··· DATA EXTRACTS ···

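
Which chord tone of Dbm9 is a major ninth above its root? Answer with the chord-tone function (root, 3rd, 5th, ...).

The chord tones of Dbm9 are Db-Fb-Ab-Cb-Eb.
The root is Db. A major ninth above Db is Eb.
Eb is the chord's 9th.

9th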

···

### [TRY IT]
Please copy out every line shown above, exactly.

### [RESPONSE]
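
Which chord tone of Dbm9 is a major ninth above its root? Answer with the chord-tone function (root, 3rd, 5th, ...).

The chord tones of Dbm9 are Db-Fb-Ab-Cb-Eb.
The root is Db. A major ninth above Db is Eb.
Eb is the chord's 9th.

9th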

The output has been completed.